[Start of Attachment]
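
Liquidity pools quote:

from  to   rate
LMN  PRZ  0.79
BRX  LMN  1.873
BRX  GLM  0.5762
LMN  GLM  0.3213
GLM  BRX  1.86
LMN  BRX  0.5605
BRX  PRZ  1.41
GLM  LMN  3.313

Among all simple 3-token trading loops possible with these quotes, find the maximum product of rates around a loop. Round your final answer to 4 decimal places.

1.1193

BRX→LMN→GLM→BRX: 1.873 × 0.3213 × 1.86 = 1.11934
BRX→GLM→LMN→BRX: 0.5762 × 3.313 × 0.5605 = 1.06997
Maximum is BRX→LMN→GLM→BRX at 1.1193; arbitrage exists.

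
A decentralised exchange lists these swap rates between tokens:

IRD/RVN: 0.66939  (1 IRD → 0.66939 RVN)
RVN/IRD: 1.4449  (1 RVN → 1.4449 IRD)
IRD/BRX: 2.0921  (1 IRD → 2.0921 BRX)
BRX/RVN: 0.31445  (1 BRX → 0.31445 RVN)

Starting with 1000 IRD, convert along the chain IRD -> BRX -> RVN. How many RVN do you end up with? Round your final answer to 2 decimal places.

657.86

1000 IRD × 2.0921 = 2092.1 BRX
2092.1 BRX × 0.31445 = 657.860845 RVN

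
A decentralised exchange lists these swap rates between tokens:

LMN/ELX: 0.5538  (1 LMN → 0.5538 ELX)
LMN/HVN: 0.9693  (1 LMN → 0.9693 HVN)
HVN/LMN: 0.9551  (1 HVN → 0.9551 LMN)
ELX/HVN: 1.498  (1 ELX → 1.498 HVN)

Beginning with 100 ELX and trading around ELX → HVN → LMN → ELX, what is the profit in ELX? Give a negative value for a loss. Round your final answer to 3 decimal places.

100 ELX × 1.498 = 149.8 HVN
149.8 HVN × 0.9551 = 143.07398 LMN
143.07398 LMN × 0.5538 = 79.234370124 ELX
Net change: 79.234370124 − 100 = -20.765629876 ELX

-20.766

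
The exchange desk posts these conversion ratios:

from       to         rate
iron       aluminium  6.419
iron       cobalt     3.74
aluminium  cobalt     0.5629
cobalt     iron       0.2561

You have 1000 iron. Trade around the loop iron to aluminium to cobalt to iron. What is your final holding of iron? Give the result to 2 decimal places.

1000 iron × 6.419 = 6419 aluminium
6419 aluminium × 0.5629 = 3613.2551 cobalt
3613.2551 cobalt × 0.2561 = 925.35463111 iron

925.35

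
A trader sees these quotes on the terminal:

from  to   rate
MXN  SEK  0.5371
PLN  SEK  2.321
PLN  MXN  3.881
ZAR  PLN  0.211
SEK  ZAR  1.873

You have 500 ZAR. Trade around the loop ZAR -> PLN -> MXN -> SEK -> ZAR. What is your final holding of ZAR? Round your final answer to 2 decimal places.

411.90

500 ZAR × 0.211 = 105.5 PLN
105.5 PLN × 3.881 = 409.4455 MXN
409.4455 MXN × 0.5371 = 219.91317805 SEK
219.91317805 SEK × 1.873 = 411.89738248765 ZAR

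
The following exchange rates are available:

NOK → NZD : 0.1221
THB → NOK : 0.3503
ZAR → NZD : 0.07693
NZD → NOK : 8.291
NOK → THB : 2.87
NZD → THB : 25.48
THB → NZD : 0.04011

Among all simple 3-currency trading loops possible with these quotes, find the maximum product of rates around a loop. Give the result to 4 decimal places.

1.0898

NOK→NZD→THB→NOK: 0.1221 × 25.48 × 0.3503 = 1.08982
NOK→THB→NZD→NOK: 2.87 × 0.04011 × 8.291 = 0.95442
Maximum is NOK→NZD→THB→NOK at 1.0898; arbitrage exists.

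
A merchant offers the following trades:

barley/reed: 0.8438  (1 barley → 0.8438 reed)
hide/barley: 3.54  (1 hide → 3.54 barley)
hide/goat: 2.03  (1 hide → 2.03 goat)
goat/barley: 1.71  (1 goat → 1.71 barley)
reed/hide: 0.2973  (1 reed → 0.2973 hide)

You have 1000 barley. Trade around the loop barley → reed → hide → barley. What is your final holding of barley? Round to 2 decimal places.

888.05

1000 barley × 0.8438 = 843.8 reed
843.8 reed × 0.2973 = 250.86174 hide
250.86174 hide × 3.54 = 888.0505596 barley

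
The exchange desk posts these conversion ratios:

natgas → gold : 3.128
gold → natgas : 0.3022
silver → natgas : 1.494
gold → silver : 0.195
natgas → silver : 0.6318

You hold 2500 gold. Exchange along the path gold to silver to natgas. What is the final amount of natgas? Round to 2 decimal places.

2500 gold × 0.195 = 487.5 silver
487.5 silver × 1.494 = 728.325 natgas

728.33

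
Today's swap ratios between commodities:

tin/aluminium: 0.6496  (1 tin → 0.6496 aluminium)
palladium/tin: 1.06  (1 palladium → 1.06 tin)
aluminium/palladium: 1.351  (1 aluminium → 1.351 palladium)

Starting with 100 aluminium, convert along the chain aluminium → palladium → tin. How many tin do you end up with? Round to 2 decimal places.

100 aluminium × 1.351 = 135.1 palladium
135.1 palladium × 1.06 = 143.206 tin

143.21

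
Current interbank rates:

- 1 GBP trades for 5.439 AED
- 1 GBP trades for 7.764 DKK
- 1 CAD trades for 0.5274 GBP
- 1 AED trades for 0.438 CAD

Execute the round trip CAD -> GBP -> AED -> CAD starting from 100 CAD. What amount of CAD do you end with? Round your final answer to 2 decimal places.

100 CAD × 0.5274 = 52.74 GBP
52.74 GBP × 5.439 = 286.85286 AED
286.85286 AED × 0.438 = 125.64155268 CAD

125.64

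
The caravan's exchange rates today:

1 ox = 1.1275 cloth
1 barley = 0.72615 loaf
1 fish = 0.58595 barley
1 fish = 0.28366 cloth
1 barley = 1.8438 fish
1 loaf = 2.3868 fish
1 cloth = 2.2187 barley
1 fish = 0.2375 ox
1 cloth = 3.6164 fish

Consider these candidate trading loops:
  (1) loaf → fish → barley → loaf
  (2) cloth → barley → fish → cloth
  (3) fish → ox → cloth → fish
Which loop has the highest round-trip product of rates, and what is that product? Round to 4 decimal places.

1.1604

(1) 2.3868 × 0.58595 × 0.72615 = 1.01555
(2) 2.2187 × 1.8438 × 0.28366 = 1.16041
(3) 0.2375 × 1.1275 × 3.6164 = 0.96840
Highest is cycle (2) at 1.1604 (>1, arbitrage).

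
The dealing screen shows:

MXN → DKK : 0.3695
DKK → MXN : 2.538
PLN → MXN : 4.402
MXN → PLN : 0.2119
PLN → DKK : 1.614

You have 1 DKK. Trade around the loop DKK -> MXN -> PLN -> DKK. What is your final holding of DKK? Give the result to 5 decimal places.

1 DKK × 2.538 = 2.538 MXN
2.538 MXN × 0.2119 = 0.5378022 PLN
0.5378022 PLN × 1.614 = 0.8680127508 DKK

0.86801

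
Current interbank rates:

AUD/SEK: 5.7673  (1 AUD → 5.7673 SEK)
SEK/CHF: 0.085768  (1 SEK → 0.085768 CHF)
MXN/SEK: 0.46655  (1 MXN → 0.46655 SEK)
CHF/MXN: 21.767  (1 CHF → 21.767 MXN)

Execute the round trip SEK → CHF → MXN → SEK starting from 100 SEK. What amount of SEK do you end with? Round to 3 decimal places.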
[End of Attachment]
Activity:
Each line of the data that includes the word "loaf" counts once; report the total and nothing more.

Result of this task:
3